=== RECORDS PROVIDED ===

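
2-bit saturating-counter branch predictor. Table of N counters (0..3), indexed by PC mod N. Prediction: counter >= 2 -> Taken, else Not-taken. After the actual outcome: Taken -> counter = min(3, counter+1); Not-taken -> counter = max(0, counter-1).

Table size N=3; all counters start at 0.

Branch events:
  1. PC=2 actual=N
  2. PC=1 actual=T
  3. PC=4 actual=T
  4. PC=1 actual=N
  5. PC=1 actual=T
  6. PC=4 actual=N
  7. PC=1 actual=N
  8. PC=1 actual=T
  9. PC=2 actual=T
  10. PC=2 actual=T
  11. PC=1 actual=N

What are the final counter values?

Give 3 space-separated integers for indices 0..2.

Ev 1: PC=2 idx=2 pred=N actual=N -> ctr[2]=0
Ev 2: PC=1 idx=1 pred=N actual=T -> ctr[1]=1
Ev 3: PC=4 idx=1 pred=N actual=T -> ctr[1]=2
Ev 4: PC=1 idx=1 pred=T actual=N -> ctr[1]=1
Ev 5: PC=1 idx=1 pred=N actual=T -> ctr[1]=2
Ev 6: PC=4 idx=1 pred=T actual=N -> ctr[1]=1
Ev 7: PC=1 idx=1 pred=N actual=N -> ctr[1]=0
Ev 8: PC=1 idx=1 pred=N actual=T -> ctr[1]=1
Ev 9: PC=2 idx=2 pred=N actual=T -> ctr[2]=1
Ev 10: PC=2 idx=2 pred=N actual=T -> ctr[2]=2
Ev 11: PC=1 idx=1 pred=N actual=N -> ctr[1]=0

Answer: 0 0 2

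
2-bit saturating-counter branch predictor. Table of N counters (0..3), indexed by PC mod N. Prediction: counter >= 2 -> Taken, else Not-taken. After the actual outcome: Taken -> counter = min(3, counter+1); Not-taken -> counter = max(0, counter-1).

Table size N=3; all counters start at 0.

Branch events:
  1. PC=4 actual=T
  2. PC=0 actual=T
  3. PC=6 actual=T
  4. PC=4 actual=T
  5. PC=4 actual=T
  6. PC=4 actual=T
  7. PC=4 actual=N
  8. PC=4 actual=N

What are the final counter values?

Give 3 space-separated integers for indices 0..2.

Answer: 2 1 0

Derivation:
Ev 1: PC=4 idx=1 pred=N actual=T -> ctr[1]=1
Ev 2: PC=0 idx=0 pred=N actual=T -> ctr[0]=1
Ev 3: PC=6 idx=0 pred=N actual=T -> ctr[0]=2
Ev 4: PC=4 idx=1 pred=N actual=T -> ctr[1]=2
Ev 5: PC=4 idx=1 pred=T actual=T -> ctr[1]=3
Ev 6: PC=4 idx=1 pred=T actual=T -> ctr[1]=3
Ev 7: PC=4 idx=1 pred=T actual=N -> ctr[1]=2
Ev 8: PC=4 idx=1 pred=T actual=N -> ctr[1]=1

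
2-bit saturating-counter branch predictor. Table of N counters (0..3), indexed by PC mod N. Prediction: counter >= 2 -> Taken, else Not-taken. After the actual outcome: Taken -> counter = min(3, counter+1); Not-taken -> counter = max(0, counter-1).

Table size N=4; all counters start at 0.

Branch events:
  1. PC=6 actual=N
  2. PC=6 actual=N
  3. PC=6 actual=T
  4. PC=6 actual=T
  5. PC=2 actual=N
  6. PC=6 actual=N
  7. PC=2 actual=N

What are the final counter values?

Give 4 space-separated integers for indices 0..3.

Ev 1: PC=6 idx=2 pred=N actual=N -> ctr[2]=0
Ev 2: PC=6 idx=2 pred=N actual=N -> ctr[2]=0
Ev 3: PC=6 idx=2 pred=N actual=T -> ctr[2]=1
Ev 4: PC=6 idx=2 pred=N actual=T -> ctr[2]=2
Ev 5: PC=2 idx=2 pred=T actual=N -> ctr[2]=1
Ev 6: PC=6 idx=2 pred=N actual=N -> ctr[2]=0
Ev 7: PC=2 idx=2 pred=N actual=N -> ctr[2]=0

Answer: 0 0 0 0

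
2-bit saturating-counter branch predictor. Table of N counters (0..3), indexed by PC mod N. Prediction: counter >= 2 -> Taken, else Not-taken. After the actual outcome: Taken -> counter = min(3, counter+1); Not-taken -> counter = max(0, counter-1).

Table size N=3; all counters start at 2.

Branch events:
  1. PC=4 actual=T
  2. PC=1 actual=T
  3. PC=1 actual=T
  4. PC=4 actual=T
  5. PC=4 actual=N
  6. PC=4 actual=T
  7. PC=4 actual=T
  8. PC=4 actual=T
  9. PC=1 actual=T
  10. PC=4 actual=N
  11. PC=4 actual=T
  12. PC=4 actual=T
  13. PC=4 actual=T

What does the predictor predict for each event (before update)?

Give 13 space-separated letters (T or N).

Ev 1: PC=4 idx=1 pred=T actual=T -> ctr[1]=3
Ev 2: PC=1 idx=1 pred=T actual=T -> ctr[1]=3
Ev 3: PC=1 idx=1 pred=T actual=T -> ctr[1]=3
Ev 4: PC=4 idx=1 pred=T actual=T -> ctr[1]=3
Ev 5: PC=4 idx=1 pred=T actual=N -> ctr[1]=2
Ev 6: PC=4 idx=1 pred=T actual=T -> ctr[1]=3
Ev 7: PC=4 idx=1 pred=T actual=T -> ctr[1]=3
Ev 8: PC=4 idx=1 pred=T actual=T -> ctr[1]=3
Ev 9: PC=1 idx=1 pred=T actual=T -> ctr[1]=3
Ev 10: PC=4 idx=1 pred=T actual=N -> ctr[1]=2
Ev 11: PC=4 idx=1 pred=T actual=T -> ctr[1]=3
Ev 12: PC=4 idx=1 pred=T actual=T -> ctr[1]=3
Ev 13: PC=4 idx=1 pred=T actual=T -> ctr[1]=3

Answer: T T T T T T T T T T T T T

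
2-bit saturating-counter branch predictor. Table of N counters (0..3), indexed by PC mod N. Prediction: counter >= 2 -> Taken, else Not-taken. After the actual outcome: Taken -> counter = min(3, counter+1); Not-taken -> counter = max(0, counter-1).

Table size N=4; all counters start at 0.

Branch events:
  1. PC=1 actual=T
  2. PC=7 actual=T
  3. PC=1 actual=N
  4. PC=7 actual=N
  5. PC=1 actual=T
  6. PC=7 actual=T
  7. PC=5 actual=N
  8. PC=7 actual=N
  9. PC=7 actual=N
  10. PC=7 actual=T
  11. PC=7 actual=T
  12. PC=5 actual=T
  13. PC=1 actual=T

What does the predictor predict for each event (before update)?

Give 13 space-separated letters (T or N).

Answer: N N N N N N N N N N N N N

Derivation:
Ev 1: PC=1 idx=1 pred=N actual=T -> ctr[1]=1
Ev 2: PC=7 idx=3 pred=N actual=T -> ctr[3]=1
Ev 3: PC=1 idx=1 pred=N actual=N -> ctr[1]=0
Ev 4: PC=7 idx=3 pred=N actual=N -> ctr[3]=0
Ev 5: PC=1 idx=1 pred=N actual=T -> ctr[1]=1
Ev 6: PC=7 idx=3 pred=N actual=T -> ctr[3]=1
Ev 7: PC=5 idx=1 pred=N actual=N -> ctr[1]=0
Ev 8: PC=7 idx=3 pred=N actual=N -> ctr[3]=0
Ev 9: PC=7 idx=3 pred=N actual=N -> ctr[3]=0
Ev 10: PC=7 idx=3 pred=N actual=T -> ctr[3]=1
Ev 11: PC=7 idx=3 pred=N actual=T -> ctr[3]=2
Ev 12: PC=5 idx=1 pred=N actual=T -> ctr[1]=1
Ev 13: PC=1 idx=1 pred=N actual=T -> ctr[1]=2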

===

**PROBLEM STATEMENT:** Write every record out again exactly.

**SOLUTION TO THIS EXERCISE:**
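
2-bit saturating-counter branch predictor. Table of N counters (0..3), indexed by PC mod N. Prediction: counter >= 2 -> Taken, else Not-taken. After the actual outcome: Taken -> counter = min(3, counter+1); Not-taken -> counter = max(0, counter-1).

Table size N=3; all counters start at 0.

Branch events:
  1. PC=2 actual=N
  2. PC=1 actual=T
  3. PC=4 actual=T
  4. PC=1 actual=N
  5. PC=1 actual=T
  6. PC=4 actual=N
  7. PC=1 actual=N
  8. PC=1 actual=T
  9. PC=2 actual=T
  10. PC=2 actual=T
  11. PC=1 actual=N

What are the final counter values?

Give 3 space-separated integers for indices 0..2.

Ev 1: PC=2 idx=2 pred=N actual=N -> ctr[2]=0
Ev 2: PC=1 idx=1 pred=N actual=T -> ctr[1]=1
Ev 3: PC=4 idx=1 pred=N actual=T -> ctr[1]=2
Ev 4: PC=1 idx=1 pred=T actual=N -> ctr[1]=1
Ev 5: PC=1 idx=1 pred=N actual=T -> ctr[1]=2
Ev 6: PC=4 idx=1 pred=T actual=N -> ctr[1]=1
Ev 7: PC=1 idx=1 pred=N actual=N -> ctr[1]=0
Ev 8: PC=1 idx=1 pred=N actual=T -> ctr[1]=1
Ev 9: PC=2 idx=2 pred=N actual=T -> ctr[2]=1
Ev 10: PC=2 idx=2 pred=N actual=T -> ctr[2]=2
Ev 11: PC=1 idx=1 pred=N actual=N -> ctr[1]=0

Answer: 0 0 2

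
2-bit saturating-counter branch predictor. Table of N counters (0..3), indexed by PC mod N. Prediction: counter >= 2 -> Taken, else Not-taken. After the actual outcome: Taken -> counter = min(3, counter+1); Not-taken -> counter = max(0, counter-1).

Table size N=3; all counters start at 0.

Branch events:
  1. PC=4 actual=T
  2. PC=0 actual=T
  3. PC=6 actual=T
  4. PC=4 actual=T
  5. PC=4 actual=T
  6. PC=4 actual=T
  7. PC=4 actual=N
  8. PC=4 actual=N

What are the final counter values?

Give 3 space-separated integers for indices 0..2.

Answer: 2 1 0

Derivation:
Ev 1: PC=4 idx=1 pred=N actual=T -> ctr[1]=1
Ev 2: PC=0 idx=0 pred=N actual=T -> ctr[0]=1
Ev 3: PC=6 idx=0 pred=N actual=T -> ctr[0]=2
Ev 4: PC=4 idx=1 pred=N actual=T -> ctr[1]=2
Ev 5: PC=4 idx=1 pred=T actual=T -> ctr[1]=3
Ev 6: PC=4 idx=1 pred=T actual=T -> ctr[1]=3
Ev 7: PC=4 idx=1 pred=T actual=N -> ctr[1]=2
Ev 8: PC=4 idx=1 pred=T actual=N -> ctr[1]=1

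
2-bit saturating-counter branch predictor. Table of N counters (0..3), indexed by PC mod N. Prediction: counter >= 2 -> Taken, else Not-taken. After the actual outcome: Taken -> counter = min(3, counter+1); Not-taken -> counter = max(0, counter-1).

Table size N=4; all counters start at 0.

Branch events:
  1. PC=6 actual=N
  2. PC=6 actual=N
  3. PC=6 actual=T
  4. PC=6 actual=T
  5. PC=2 actual=N
  6. PC=6 actual=N
  7. PC=2 actual=N

What are the final counter values?

Give 4 space-separated integers for indices 0..3.

Ev 1: PC=6 idx=2 pred=N actual=N -> ctr[2]=0
Ev 2: PC=6 idx=2 pred=N actual=N -> ctr[2]=0
Ev 3: PC=6 idx=2 pred=N actual=T -> ctr[2]=1
Ev 4: PC=6 idx=2 pred=N actual=T -> ctr[2]=2
Ev 5: PC=2 idx=2 pred=T actual=N -> ctr[2]=1
Ev 6: PC=6 idx=2 pred=N actual=N -> ctr[2]=0
Ev 7: PC=2 idx=2 pred=N actual=N -> ctr[2]=0

Answer: 0 0 0 0

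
2-bit saturating-counter branch predictor. Table of N counters (0..3), indexed by PC mod N. Prediction: counter >= 2 -> Taken, else Not-taken. After the actual outcome: Taken -> counter = min(3, counter+1); Not-taken -> counter = max(0, counter-1).

Table size N=3; all counters start at 2.

Branch events:
  1. PC=4 actual=T
  2. PC=1 actual=T
  3. PC=1 actual=T
  4. PC=4 actual=T
  5. PC=4 actual=N
  6. PC=4 actual=T
  7. PC=4 actual=T
  8. PC=4 actual=T
  9. PC=1 actual=T
  10. PC=4 actual=N
  11. PC=4 actual=T
  12. PC=4 actual=T
  13. PC=4 actual=T

What does the predictor predict for each event (before update)?

Give 13 space-separated letters (T or N).

Ev 1: PC=4 idx=1 pred=T actual=T -> ctr[1]=3
Ev 2: PC=1 idx=1 pred=T actual=T -> ctr[1]=3
Ev 3: PC=1 idx=1 pred=T actual=T -> ctr[1]=3
Ev 4: PC=4 idx=1 pred=T actual=T -> ctr[1]=3
Ev 5: PC=4 idx=1 pred=T actual=N -> ctr[1]=2
Ev 6: PC=4 idx=1 pred=T actual=T -> ctr[1]=3
Ev 7: PC=4 idx=1 pred=T actual=T -> ctr[1]=3
Ev 8: PC=4 idx=1 pred=T actual=T -> ctr[1]=3
Ev 9: PC=1 idx=1 pred=T actual=T -> ctr[1]=3
Ev 10: PC=4 idx=1 pred=T actual=N -> ctr[1]=2
Ev 11: PC=4 idx=1 pred=T actual=T -> ctr[1]=3
Ev 12: PC=4 idx=1 pred=T actual=T -> ctr[1]=3
Ev 13: PC=4 idx=1 pred=T actual=T -> ctr[1]=3

Answer: T T T T T T T T T T T T T

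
2-bit saturating-counter branch predictor. Table of N counters (0..3), indexed by PC mod N. Prediction: counter >= 2 -> Taken, else Not-taken. After the actual outcome: Taken -> counter = min(3, counter+1); Not-taken -> counter = max(0, counter-1).

Table size N=4; all counters start at 0.

Branch events:
  1. PC=1 actual=T
  2. PC=7 actual=T
  3. PC=1 actual=N
  4. PC=7 actual=N
  5. PC=1 actual=T
  6. PC=7 actual=T
  7. PC=5 actual=N
  8. PC=7 actual=N
  9. PC=7 actual=N
  10. PC=7 actual=T
  11. PC=7 actual=T
  12. PC=5 actual=T
  13. PC=1 actual=T

What does the predictor predict for each event (before update)?

Give 13 space-separated letters (T or N).

Answer: N N N N N N N N N N N N N

Derivation:
Ev 1: PC=1 idx=1 pred=N actual=T -> ctr[1]=1
Ev 2: PC=7 idx=3 pred=N actual=T -> ctr[3]=1
Ev 3: PC=1 idx=1 pred=N actual=N -> ctr[1]=0
Ev 4: PC=7 idx=3 pred=N actual=N -> ctr[3]=0
Ev 5: PC=1 idx=1 pred=N actual=T -> ctr[1]=1
Ev 6: PC=7 idx=3 pred=N actual=T -> ctr[3]=1
Ev 7: PC=5 idx=1 pred=N actual=N -> ctr[1]=0
Ev 8: PC=7 idx=3 pred=N actual=N -> ctr[3]=0
Ev 9: PC=7 idx=3 pred=N actual=N -> ctr[3]=0
Ev 10: PC=7 idx=3 pred=N actual=T -> ctr[3]=1
Ev 11: PC=7 idx=3 pred=N actual=T -> ctr[3]=2
Ev 12: PC=5 idx=1 pred=N actual=T -> ctr[1]=1
Ev 13: PC=1 idx=1 pred=N actual=T -> ctr[1]=2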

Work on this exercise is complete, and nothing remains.